── Input material

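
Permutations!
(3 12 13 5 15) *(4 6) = (3 12 13 5 15)(4 6) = [0, 1, 2, 12, 6, 15, 4, 7, 8, 9, 10, 11, 13, 5, 14, 3]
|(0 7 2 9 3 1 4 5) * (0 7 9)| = 8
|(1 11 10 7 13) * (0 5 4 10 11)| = 7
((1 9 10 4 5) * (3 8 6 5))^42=(1 10 3 6)(4 8 5 9)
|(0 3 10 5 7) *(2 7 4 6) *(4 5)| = 7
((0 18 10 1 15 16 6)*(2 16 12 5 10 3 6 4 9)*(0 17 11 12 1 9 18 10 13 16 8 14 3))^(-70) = (0 12 8 4 17 9 13 3)(2 16 6 10 5 14 18 11)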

────

**Problem to work on**
Copy the material above, line for line.

**Answer to this problem**
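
Permutations!
(3 12 13 5 15) *(4 6) = (3 12 13 5 15)(4 6) = [0, 1, 2, 12, 6, 15, 4, 7, 8, 9, 10, 11, 13, 5, 14, 3]
|(0 7 2 9 3 1 4 5) * (0 7 9)| = 8
|(1 11 10 7 13) * (0 5 4 10 11)| = 7
((1 9 10 4 5) * (3 8 6 5))^42=(1 10 3 6)(4 8 5 9)
|(0 3 10 5 7) *(2 7 4 6) *(4 5)| = 7
((0 18 10 1 15 16 6)*(2 16 12 5 10 3 6 4 9)*(0 17 11 12 1 9 18 10 13 16 8 14 3))^(-70) = (0 12 8 4 17 9 13 3)(2 16 6 10 5 14 18 11)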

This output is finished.